*What to produce:*
Produce the records below again, word for word, but stop after the line that contains "Answer: 8398".

*Data to use:*
········
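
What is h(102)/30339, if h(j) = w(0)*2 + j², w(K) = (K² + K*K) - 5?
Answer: 10394/30339 ≈ 0.34260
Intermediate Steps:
w(K) = -5 + 2*K² (w(K) = (K² + K²) - 5 = 2*K² - 5 = -5 + 2*K²)
h(j) = -10 + j² (h(j) = (-5 + 2*0²)*2 + j² = (-5 + 2*0)*2 + j² = (-5 + 0)*2 + j² = -5*2 + j² = -10 + j²)
h(102)/30339 = (-10 + 102²)/30339 = (-10 + 10404)*(1/30339) = 10394*(1/30339) = 10394/30339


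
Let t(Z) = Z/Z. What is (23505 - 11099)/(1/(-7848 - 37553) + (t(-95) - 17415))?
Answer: -563244806/790613015 ≈ -0.71242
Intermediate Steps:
t(Z) = 1
(23505 - 11099)/(1/(-7848 - 37553) + (t(-95) - 17415)) = (23505 - 11099)/(1/(-7848 - 37553) + (1 - 17415)) = 12406/(1/(-45401) - 17414) = 12406/(-1/45401 - 17414) = 12406/(-790613015/45401) = 12406*(-45401/790613015) = -563244806/790613015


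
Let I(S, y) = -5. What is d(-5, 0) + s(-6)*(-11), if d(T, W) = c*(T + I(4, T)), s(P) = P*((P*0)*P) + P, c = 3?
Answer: 36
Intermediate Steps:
s(P) = P (s(P) = P*(0*P) + P = P*0 + P = 0 + P = P)
d(T, W) = -15 + 3*T (d(T, W) = 3*(T - 5) = 3*(-5 + T) = -15 + 3*T)
d(-5, 0) + s(-6)*(-11) = (-15 + 3*(-5)) - 6*(-11) = (-15 - 15) + 66 = -30 + 66 = 36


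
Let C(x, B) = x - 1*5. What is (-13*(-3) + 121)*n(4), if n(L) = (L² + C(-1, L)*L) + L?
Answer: -640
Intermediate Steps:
C(x, B) = -5 + x (C(x, B) = x - 5 = -5 + x)
n(L) = L² - 5*L (n(L) = (L² + (-5 - 1)*L) + L = (L² - 6*L) + L = L² - 5*L)
(-13*(-3) + 121)*n(4) = (-13*(-3) + 121)*(4*(-5 + 4)) = (39 + 121)*(4*(-1)) = 160*(-4) = -640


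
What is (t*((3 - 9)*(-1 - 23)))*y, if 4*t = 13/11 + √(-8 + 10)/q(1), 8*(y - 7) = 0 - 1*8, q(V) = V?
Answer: 2808/11 + 216*√2 ≈ 560.74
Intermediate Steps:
y = 6 (y = 7 + (0 - 1*8)/8 = 7 + (0 - 8)/8 = 7 + (⅛)*(-8) = 7 - 1 = 6)
t = 13/44 + √2/4 (t = (13/11 + √(-8 + 10)/1)/4 = (13*(1/11) + √2*1)/4 = (13/11 + √2)/4 = 13/44 + √2/4 ≈ 0.64901)
(t*((3 - 9)*(-1 - 23)))*y = ((13/44 + √2/4)*((3 - 9)*(-1 - 23)))*6 = ((13/44 + √2/4)*(-6*(-24)))*6 = ((13/44 + √2/4)*144)*6 = (468/11 + 36*√2)*6 = 2808/11 + 216*√2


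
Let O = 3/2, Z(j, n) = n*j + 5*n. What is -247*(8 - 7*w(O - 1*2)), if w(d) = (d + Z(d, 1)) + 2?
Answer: 8398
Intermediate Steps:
Z(j, n) = 5*n + j*n (Z(j, n) = j*n + 5*n = 5*n + j*n)
O = 3/2 (O = 3*(½) = 3/2 ≈ 1.5000)
w(d) = 7 + 2*d (w(d) = (d + 1*(5 + d)) + 2 = (d + (5 + d)) + 2 = (5 + 2*d) + 2 = 7 + 2*d)
-247*(8 - 7*w(O - 1*2)) = -247*(8 - 7*(7 + 2*(3/2 - 1*2))) = -247*(8 - 7*(7 + 2*(3/2 - 2))) = -247*(8 - 7*(7 + 2*(-½))) = -247*(8 - 7*(7 - 1)) = -247*(8 - 7*6) = -247*(8 - 42) = -247*(-34) = 8398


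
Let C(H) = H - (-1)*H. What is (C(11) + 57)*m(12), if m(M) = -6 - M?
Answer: -1422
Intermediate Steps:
C(H) = 2*H (C(H) = H + H = 2*H)
(C(11) + 57)*m(12) = (2*11 + 57)*(-6 - 1*12) = (22 + 57)*(-6 - 12) = 79*(-18) = -1422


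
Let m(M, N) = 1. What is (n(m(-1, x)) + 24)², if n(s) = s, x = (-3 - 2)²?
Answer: 625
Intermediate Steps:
x = 25 (x = (-5)² = 25)
(n(m(-1, x)) + 24)² = (1 + 24)² = 25² = 625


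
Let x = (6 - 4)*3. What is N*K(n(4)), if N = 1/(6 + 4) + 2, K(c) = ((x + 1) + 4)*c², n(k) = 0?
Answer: 0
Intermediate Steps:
x = 6 (x = 2*3 = 6)
K(c) = 11*c² (K(c) = ((6 + 1) + 4)*c² = (7 + 4)*c² = 11*c²)
N = 21/10 (N = 1/10 + 2 = ⅒ + 2 = 21/10 ≈ 2.1000)
N*K(n(4)) = 21*(11*0²)/10 = 21*(11*0)/10 = (21/10)*0 = 0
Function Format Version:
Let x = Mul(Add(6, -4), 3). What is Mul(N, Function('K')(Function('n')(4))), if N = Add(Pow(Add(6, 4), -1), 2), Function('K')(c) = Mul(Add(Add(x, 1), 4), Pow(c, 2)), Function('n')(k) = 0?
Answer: 0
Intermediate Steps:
x = 6 (x = Mul(2, 3) = 6)
Function('K')(c) = Mul(11, Pow(c, 2)) (Function('K')(c) = Mul(Add(Add(6, 1), 4), Pow(c, 2)) = Mul(Add(7, 4), Pow(c, 2)) = Mul(11, Pow(c, 2)))
N = Rational(21, 10) (N = Add(Pow(10, -1), 2) = Add(Rational(1, 10), 2) = Rational(21, 10) ≈ 2.1000)
Mul(N, Function('K')(Function('n')(4))) = Mul(Rational(21, 10), Mul(11, Pow(0, 2))) = Mul(Rational(21, 10), Mul(11, 0)) = Mul(Rational(21, 10), 0) = 0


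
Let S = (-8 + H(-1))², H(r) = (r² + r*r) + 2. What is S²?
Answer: 256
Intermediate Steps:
H(r) = 2 + 2*r² (H(r) = (r² + r²) + 2 = 2*r² + 2 = 2 + 2*r²)
S = 16 (S = (-8 + (2 + 2*(-1)²))² = (-8 + (2 + 2*1))² = (-8 + (2 + 2))² = (-8 + 4)² = (-4)² = 16)
S² = 16² = 256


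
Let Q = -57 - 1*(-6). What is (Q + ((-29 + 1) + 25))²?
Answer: 2916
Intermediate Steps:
Q = -51 (Q = -57 + 6 = -51)
(Q + ((-29 + 1) + 25))² = (-51 + ((-29 + 1) + 25))² = (-51 + (-28 + 25))² = (-51 - 3)² = (-54)² = 2916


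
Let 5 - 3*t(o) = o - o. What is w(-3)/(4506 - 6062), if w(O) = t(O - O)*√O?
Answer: -5*I*√3/4668 ≈ -0.0018552*I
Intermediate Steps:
t(o) = 5/3 (t(o) = 5/3 - (o - o)/3 = 5/3 - ⅓*0 = 5/3 + 0 = 5/3)
w(O) = 5*√O/3
w(-3)/(4506 - 6062) = (5*√(-3)/3)/(4506 - 6062) = (5*(I*√3)/3)/(-1556) = -5*I*√3/4668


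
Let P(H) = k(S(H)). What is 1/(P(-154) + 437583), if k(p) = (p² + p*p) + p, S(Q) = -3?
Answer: 1/437598 ≈ 2.2852e-6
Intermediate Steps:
k(p) = p + 2*p² (k(p) = (p² + p²) + p = 2*p² + p = p + 2*p²)
P(H) = 15 (P(H) = -3*(1 + 2*(-3)) = -3*(1 - 6) = -3*(-5) = 15)
1/(P(-154) + 437583) = 1/(15 + 437583) = 1/437598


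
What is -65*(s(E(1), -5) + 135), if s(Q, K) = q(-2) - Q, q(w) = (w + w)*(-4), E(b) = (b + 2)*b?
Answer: -9620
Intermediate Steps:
E(b) = b*(2 + b) (E(b) = (2 + b)*b = b*(2 + b))
q(w) = -8*w (q(w) = (2*w)*(-4) = -8*w)
s(Q, K) = 16 - Q (s(Q, K) = -8*(-2) - Q = 16 - Q)
-65*(s(E(1), -5) + 135) = -65*((16 - (2 + 1)) + 135) = -65*((16 - 3) + 135) = -65*(13 + 135) = -65*148 = -9620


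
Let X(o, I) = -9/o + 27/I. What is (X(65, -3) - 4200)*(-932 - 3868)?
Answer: 262650240/13 ≈ 2.0204e+7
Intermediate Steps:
(X(65, -3) - 4200)*(-932 - 3868) = ((-9/65 + 27/(-3)) - 4200)*(-932 - 3868) = ((-9*1/65 + 27*(-⅓)) - 4200)*(-4800) = ((-9/65 - 9) - 4200)*(-4800) = (-594/65 - 4200)*(-4800) = -273594/65*(-4800) = 262650240/13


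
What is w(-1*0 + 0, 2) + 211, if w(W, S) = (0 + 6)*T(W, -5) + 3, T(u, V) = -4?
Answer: 190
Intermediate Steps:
w(W, S) = -21 (w(W, S) = (0 + 6)*(-4) + 3 = 6*(-4) + 3 = -24 + 3 = -21)
w(-1*0 + 0, 2) + 211 = -21 + 211 = 190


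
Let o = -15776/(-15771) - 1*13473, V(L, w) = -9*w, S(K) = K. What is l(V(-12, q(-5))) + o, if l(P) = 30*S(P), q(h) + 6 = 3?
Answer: -199692397/15771 ≈ -12662.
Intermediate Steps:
q(h) = -3 (q(h) = -6 + 3 = -3)
o = -212466907/15771 (o = -15776*(-1/15771) - 13473 = 15776/15771 - 13473 = -212466907/15771 ≈ -13472.)
l(P) = 30*P
l(V(-12, q(-5))) + o = 30*(-9*(-3)) - 212466907/15771 = 30*27 - 212466907/15771 = 810 - 212466907/15771 = -199692397/15771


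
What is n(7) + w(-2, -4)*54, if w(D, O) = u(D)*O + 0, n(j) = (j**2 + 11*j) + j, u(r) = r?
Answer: 565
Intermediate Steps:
n(j) = j**2 + 12*j
w(D, O) = D*O (w(D, O) = D*O + 0 = D*O)
n(7) + w(-2, -4)*54 = 7*(12 + 7) - 2*(-4)*54 = 7*19 + 8*54 = 133 + 432 = 565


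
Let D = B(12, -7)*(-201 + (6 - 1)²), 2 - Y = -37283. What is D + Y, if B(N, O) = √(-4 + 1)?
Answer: 37285 - 176*I*√3 ≈ 37285.0 - 304.84*I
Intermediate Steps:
Y = 37285 (Y = 2 - 1*(-37283) = 2 + 37283 = 37285)
B(N, O) = I*√3 (B(N, O) = √(-3) = I*√3)
D = -176*I*√3 (D = (I*√3)*(-201 + (6 - 1)²) = (I*√3)*(-201 + 5²) = (I*√3)*(-201 + 25) = (I*√3)*(-176) = -176*I*√3 ≈ -304.84*I)
D + Y = -176*I*√3 + 37285 = 37285 - 176*I*√3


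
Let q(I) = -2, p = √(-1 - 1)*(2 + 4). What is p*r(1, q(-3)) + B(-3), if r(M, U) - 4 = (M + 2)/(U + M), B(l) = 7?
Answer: 7 + 6*I*√2 ≈ 7.0 + 8.4853*I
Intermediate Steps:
p = 6*I*√2 (p = √(-2)*6 = (I*√2)*6 = 6*I*√2 ≈ 8.4853*I)
r(M, U) = 4 + (2 + M)/(M + U) (r(M, U) = 4 + (M + 2)/(U + M) = 4 + (2 + M)/(M + U))
p*r(1, q(-3)) + B(-3) = (6*I*√2)*((2 + 4*(-2) + 5*1)/(1 - 2)) + 7 = (6*I*√2)*((2 - 8 + 5)/(-1)) + 7 = (6*I*√2)*(-1*(-1)) + 7 = (6*I*√2)*1 + 7 = 6*I*√2 + 7 = 7 + 6*I*√2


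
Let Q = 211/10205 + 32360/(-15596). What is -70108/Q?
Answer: 2789547893860/81735761 ≈ 34129.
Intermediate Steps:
Q = -81735761/39789295 (Q = 211*(1/10205) + 32360*(-1/15596) = 211/10205 - 8090/3899 = -81735761/39789295 ≈ -2.0542)
-70108/Q = -70108/(-81735761/39789295) = -70108*(-39789295/81735761) = 2789547893860/81735761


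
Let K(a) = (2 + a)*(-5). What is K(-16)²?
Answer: 4900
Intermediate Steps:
K(a) = -10 - 5*a
K(-16)² = (-10 - 5*(-16))² = (-10 + 80)² = 70² = 4900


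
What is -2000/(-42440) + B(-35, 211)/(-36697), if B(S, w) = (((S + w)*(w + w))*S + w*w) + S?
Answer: 2712725924/38935517 ≈ 69.672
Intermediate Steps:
B(S, w) = S + w**2 + 2*S*w*(S + w) (B(S, w) = (((S + w)*(2*w))*S + w**2) + S = ((2*w*(S + w))*S + w**2) + S = (2*S*w*(S + w) + w**2) + S = (w**2 + 2*S*w*(S + w)) + S = S + w**2 + 2*S*w*(S + w))
-2000/(-42440) + B(-35, 211)/(-36697) = -2000/(-42440) + (-35 + 211**2 + 2*(-35)*211**2 + 2*211*(-35)**2)/(-36697) = -2000*(-1/42440) + (-35 + 44521 + 2*(-35)*44521 + 2*211*1225)*(-1/36697) = 50/1061 + (-35 + 44521 - 3116470 + 516950)*(-1/36697) = 50/1061 - 2555034*(-1/36697) = 50/1061 + 2555034/36697 = 2712725924/38935517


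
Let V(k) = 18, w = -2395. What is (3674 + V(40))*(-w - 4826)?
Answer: -8975252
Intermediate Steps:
(3674 + V(40))*(-w - 4826) = (3674 + 18)*(-1*(-2395) - 4826) = 3692*(2395 - 4826) = 3692*(-2431) = -8975252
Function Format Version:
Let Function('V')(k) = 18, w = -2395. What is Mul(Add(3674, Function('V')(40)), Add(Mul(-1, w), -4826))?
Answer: -8975252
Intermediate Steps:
Mul(Add(3674, Function('V')(40)), Add(Mul(-1, w), -4826)) = Mul(Add(3674, 18), Add(Mul(-1, -2395), -4826)) = Mul(3692, Add(2395, -4826)) = Mul(3692, -2431) = -8975252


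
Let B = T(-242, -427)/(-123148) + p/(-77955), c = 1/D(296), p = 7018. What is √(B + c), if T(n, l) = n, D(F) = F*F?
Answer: I*√44435936388611254605135/710400173160 ≈ 0.29673*I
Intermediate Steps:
D(F) = F²
c = 1/87616 (c = 1/(296²) = 1/87616 ≈ 1.1413e-5)
B = -422693777/4800001170 (B = -242/(-123148) + 7018/(-77955) = -242*(-1/123148) + 7018*(-1/77955) = 121/61574 - 7018/77955 = -422693777/4800001170 ≈ -0.088061)
√(B + c) = √(-422693777/4800001170 + 1/87616) = √(-18514968982231/210278451255360) = I*√44435936388611254605135/710400173160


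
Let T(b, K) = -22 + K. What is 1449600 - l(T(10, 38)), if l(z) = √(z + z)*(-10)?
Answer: 1449600 + 40*√2 ≈ 1.4497e+6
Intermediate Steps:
l(z) = -10*√2*√z (l(z) = √(2*z)*(-10) = (√2*√z)*(-10) = -10*√2*√z)
1449600 - l(T(10, 38)) = 1449600 - (-10)*√2*√(-22 + 38) = 1449600 - (-10)*√2*√16 = 1449600 - (-10)*√2*4 = 1449600 - (-40)*√2 = 1449600 + 40*√2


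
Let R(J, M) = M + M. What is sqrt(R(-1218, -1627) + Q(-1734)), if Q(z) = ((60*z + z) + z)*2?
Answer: I*sqrt(218270) ≈ 467.19*I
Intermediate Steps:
Q(z) = 124*z (Q(z) = (61*z + z)*2 = (62*z)*2 = 124*z)
R(J, M) = 2*M
sqrt(R(-1218, -1627) + Q(-1734)) = sqrt(2*(-1627) + 124*(-1734)) = sqrt(-3254 - 215016) = sqrt(-218270) = I*sqrt(218270)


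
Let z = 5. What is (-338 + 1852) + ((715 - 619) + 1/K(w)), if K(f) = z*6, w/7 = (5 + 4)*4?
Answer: 48301/30 ≈ 1610.0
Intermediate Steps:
w = 252 (w = 7*((5 + 4)*4) = 7*(9*4) = 7*36 = 252)
K(f) = 30 (K(f) = 5*6 = 30)
(-338 + 1852) + ((715 - 619) + 1/K(w)) = (-338 + 1852) + ((715 - 619) + 1/30) = 1514 + (96 + 1/30) = 1514 + 2881/30 = 48301/30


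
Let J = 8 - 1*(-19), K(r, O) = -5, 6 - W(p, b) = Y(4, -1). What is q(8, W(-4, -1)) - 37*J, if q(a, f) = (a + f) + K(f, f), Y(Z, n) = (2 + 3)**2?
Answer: -1015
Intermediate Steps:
Y(Z, n) = 25 (Y(Z, n) = 5**2 = 25)
W(p, b) = -19 (W(p, b) = 6 - 1*25 = 6 - 25 = -19)
J = 27 (J = 8 + 19 = 27)
q(a, f) = -5 + a + f (q(a, f) = (a + f) - 5 = -5 + a + f)
q(8, W(-4, -1)) - 37*J = (-5 + 8 - 19) - 37*27 = -16 - 999 = -1015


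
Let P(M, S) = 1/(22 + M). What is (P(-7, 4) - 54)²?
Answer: 654481/225 ≈ 2908.8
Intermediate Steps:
(P(-7, 4) - 54)² = (1/(22 - 7) - 54)² = (1/15 - 54)² = (-809/15)² = 654481/225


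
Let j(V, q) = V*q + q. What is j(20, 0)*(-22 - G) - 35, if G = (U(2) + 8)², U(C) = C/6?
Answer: -35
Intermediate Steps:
U(C) = C/6 (U(C) = C*(⅙) = C/6)
j(V, q) = q + V*q
G = 625/9 (G = ((⅙)*2 + 8)² = (⅓ + 8)² = (25/3)² = 625/9 ≈ 69.444)
j(20, 0)*(-22 - G) - 35 = (0*(1 + 20))*(-22 - 1*625/9) - 35 = (0*21)*(-22 - 625/9) - 35 = 0*(-823/9) - 35 = 0 - 35 = -35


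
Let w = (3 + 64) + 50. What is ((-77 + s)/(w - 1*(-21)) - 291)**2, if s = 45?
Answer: 403809025/4761 ≈ 84816.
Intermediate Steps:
w = 117 (w = 67 + 50 = 117)
((-77 + s)/(w - 1*(-21)) - 291)**2 = ((-77 + 45)/(117 - 1*(-21)) - 291)**2 = (-32/(117 + 21) - 291)**2 = (-32/138 - 291)**2 = (-32*1/138 - 291)**2 = (-16/69 - 291)**2 = (-20095/69)**2 = 403809025/4761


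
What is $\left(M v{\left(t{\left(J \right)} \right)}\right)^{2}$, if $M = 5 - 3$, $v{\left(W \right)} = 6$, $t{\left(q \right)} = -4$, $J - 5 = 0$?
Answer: $144$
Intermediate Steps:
$J = 5$ ($J = 5 + 0 = 5$)
$M = 2$
$\left(M v{\left(t{\left(J \right)} \right)}\right)^{2} = \left(2 \cdot 6\right)^{2} = 12^{2} = 144$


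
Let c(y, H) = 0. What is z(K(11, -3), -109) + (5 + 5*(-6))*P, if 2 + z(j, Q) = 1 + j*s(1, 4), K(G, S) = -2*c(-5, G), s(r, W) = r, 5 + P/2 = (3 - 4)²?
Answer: 199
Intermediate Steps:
P = -8 (P = -10 + 2*(3 - 4)² = -10 + 2*(-1)² = -10 + 2*1 = -10 + 2 = -8)
K(G, S) = 0 (K(G, S) = -2*0 = 0)
z(j, Q) = -1 + j (z(j, Q) = -2 + (1 + j*1) = -2 + (1 + j) = -1 + j)
z(K(11, -3), -109) + (5 + 5*(-6))*P = (-1 + 0) + (5 + 5*(-6))*(-8) = -1 + (5 - 30)*(-8) = -1 - 25*(-8) = -1 + 200 = 199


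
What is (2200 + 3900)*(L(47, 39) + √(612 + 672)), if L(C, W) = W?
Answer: 237900 + 12200*√321 ≈ 4.5648e+5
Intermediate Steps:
(2200 + 3900)*(L(47, 39) + √(612 + 672)) = (2200 + 3900)*(39 + √(612 + 672)) = 6100*(39 + √1284) = 6100*(39 + 2*√321) = 237900 + 12200*√321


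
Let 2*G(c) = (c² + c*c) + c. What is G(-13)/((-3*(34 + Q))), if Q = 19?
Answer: -325/318 ≈ -1.0220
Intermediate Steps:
G(c) = c² + c/2 (G(c) = ((c² + c*c) + c)/2 = ((c² + c²) + c)/2 = (2*c² + c)/2 = (c + 2*c²)/2 = c² + c/2)
G(-13)/((-3*(34 + Q))) = (-13*(½ - 13))/((-3*(34 + 19))) = (-13*(-25/2))/((-3*53)) = (325/2)/(-159) = (325/2)*(-1/159) = -325/318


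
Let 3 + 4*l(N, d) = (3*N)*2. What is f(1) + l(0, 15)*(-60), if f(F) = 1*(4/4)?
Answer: 46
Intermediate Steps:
l(N, d) = -3/4 + 3*N/2 (l(N, d) = -3/4 + ((3*N)*2)/4 = -3/4 + (6*N)/4 = -3/4 + 3*N/2)
f(F) = 1 (f(F) = 1*(4*(1/4)) = 1*1 = 1)
f(1) + l(0, 15)*(-60) = 1 + (-3/4 + (3/2)*0)*(-60) = 1 + (-3/4 + 0)*(-60) = 1 - 3/4*(-60) = 1 + 45 = 46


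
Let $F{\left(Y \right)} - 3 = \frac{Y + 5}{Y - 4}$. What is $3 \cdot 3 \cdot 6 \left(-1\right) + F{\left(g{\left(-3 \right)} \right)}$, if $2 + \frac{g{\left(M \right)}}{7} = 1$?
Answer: $- \frac{559}{11} \approx -50.818$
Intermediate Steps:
$g{\left(M \right)} = -7$ ($g{\left(M \right)} = -14 + 7 \cdot 1 = -14 + 7 = -7$)
$F{\left(Y \right)} = 3 + \frac{5 + Y}{-4 + Y}$ ($F{\left(Y \right)} = 3 + \frac{Y + 5}{Y - 4} = 3 + \frac{5 + Y}{-4 + Y}$)
$3 \cdot 3 \cdot 6 \left(-1\right) + F{\left(g{\left(-3 \right)} \right)} = 3 \cdot 3 \cdot 6 \left(-1\right) + \frac{-7 + 4 \left(-7\right)}{-4 - 7} = 9 \cdot 6 \left(-1\right) + \frac{-7 - 28}{-11} = 54 \left(-1\right) - - \frac{35}{11} = -54 + \frac{35}{11} = - \frac{559}{11}$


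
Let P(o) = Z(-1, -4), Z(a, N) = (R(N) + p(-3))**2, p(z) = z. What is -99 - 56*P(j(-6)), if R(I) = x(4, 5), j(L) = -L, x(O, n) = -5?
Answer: -3683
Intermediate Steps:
R(I) = -5
Z(a, N) = 64 (Z(a, N) = (-5 - 3)**2 = (-8)**2 = 64)
P(o) = 64
-99 - 56*P(j(-6)) = -99 - 56*64 = -99 - 3584 = -3683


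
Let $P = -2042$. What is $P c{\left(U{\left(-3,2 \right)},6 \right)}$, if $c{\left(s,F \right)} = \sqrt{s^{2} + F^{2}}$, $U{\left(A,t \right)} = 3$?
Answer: $- 6126 \sqrt{5} \approx -13698.0$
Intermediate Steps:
$c{\left(s,F \right)} = \sqrt{F^{2} + s^{2}}$
$P c{\left(U{\left(-3,2 \right)},6 \right)} = - 2042 \sqrt{6^{2} + 3^{2}} = - 2042 \sqrt{36 + 9} = - 2042 \sqrt{45} = - 2042 \cdot 3 \sqrt{5} = - 6126 \sqrt{5}$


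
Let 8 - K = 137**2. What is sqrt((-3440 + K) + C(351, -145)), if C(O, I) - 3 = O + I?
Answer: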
········
*Solution to this task:*
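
What is h(102)/30339, if h(j) = w(0)*2 + j², w(K) = (K² + K*K) - 5?
Answer: 10394/30339 ≈ 0.34260
Intermediate Steps:
w(K) = -5 + 2*K² (w(K) = (K² + K²) - 5 = 2*K² - 5 = -5 + 2*K²)
h(j) = -10 + j² (h(j) = (-5 + 2*0²)*2 + j² = (-5 + 2*0)*2 + j² = (-5 + 0)*2 + j² = -5*2 + j² = -10 + j²)
h(102)/30339 = (-10 + 102²)/30339 = (-10 + 10404)*(1/30339) = 10394*(1/30339) = 10394/30339


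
Let t(Z) = Z/Z. What is (23505 - 11099)/(1/(-7848 - 37553) + (t(-95) - 17415))?
Answer: -563244806/790613015 ≈ -0.71242
Intermediate Steps:
t(Z) = 1
(23505 - 11099)/(1/(-7848 - 37553) + (t(-95) - 17415)) = (23505 - 11099)/(1/(-7848 - 37553) + (1 - 17415)) = 12406/(1/(-45401) - 17414) = 12406/(-1/45401 - 17414) = 12406/(-790613015/45401) = 12406*(-45401/790613015) = -563244806/790613015


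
Let I(S, y) = -5. What is d(-5, 0) + s(-6)*(-11), if d(T, W) = c*(T + I(4, T)), s(P) = P*((P*0)*P) + P, c = 3?
Answer: 36
Intermediate Steps:
s(P) = P (s(P) = P*(0*P) + P = P*0 + P = 0 + P = P)
d(T, W) = -15 + 3*T (d(T, W) = 3*(T - 5) = 3*(-5 + T) = -15 + 3*T)
d(-5, 0) + s(-6)*(-11) = (-15 + 3*(-5)) - 6*(-11) = (-15 - 15) + 66 = -30 + 66 = 36


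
Let C(x, B) = x - 1*5. What is (-13*(-3) + 121)*n(4), if n(L) = (L² + C(-1, L)*L) + L?
Answer: -640
Intermediate Steps:
C(x, B) = -5 + x (C(x, B) = x - 5 = -5 + x)
n(L) = L² - 5*L (n(L) = (L² + (-5 - 1)*L) + L = (L² - 6*L) + L = L² - 5*L)
(-13*(-3) + 121)*n(4) = (-13*(-3) + 121)*(4*(-5 + 4)) = (39 + 121)*(4*(-1)) = 160*(-4) = -640


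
What is (t*((3 - 9)*(-1 - 23)))*y, if 4*t = 13/11 + √(-8 + 10)/q(1), 8*(y - 7) = 0 - 1*8, q(V) = V?
Answer: 2808/11 + 216*√2 ≈ 560.74
Intermediate Steps:
y = 6 (y = 7 + (0 - 1*8)/8 = 7 + (0 - 8)/8 = 7 + (⅛)*(-8) = 7 - 1 = 6)
t = 13/44 + √2/4 (t = (13/11 + √(-8 + 10)/1)/4 = (13*(1/11) + √2*1)/4 = (13/11 + √2)/4 = 13/44 + √2/4 ≈ 0.64901)
(t*((3 - 9)*(-1 - 23)))*y = ((13/44 + √2/4)*((3 - 9)*(-1 - 23)))*6 = ((13/44 + √2/4)*(-6*(-24)))*6 = ((13/44 + √2/4)*144)*6 = (468/11 + 36*√2)*6 = 2808/11 + 216*√2


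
Let O = 3/2, Z(j, n) = n*j + 5*n. What is -247*(8 - 7*w(O - 1*2)), if w(d) = (d + Z(d, 1)) + 2?
Answer: 8398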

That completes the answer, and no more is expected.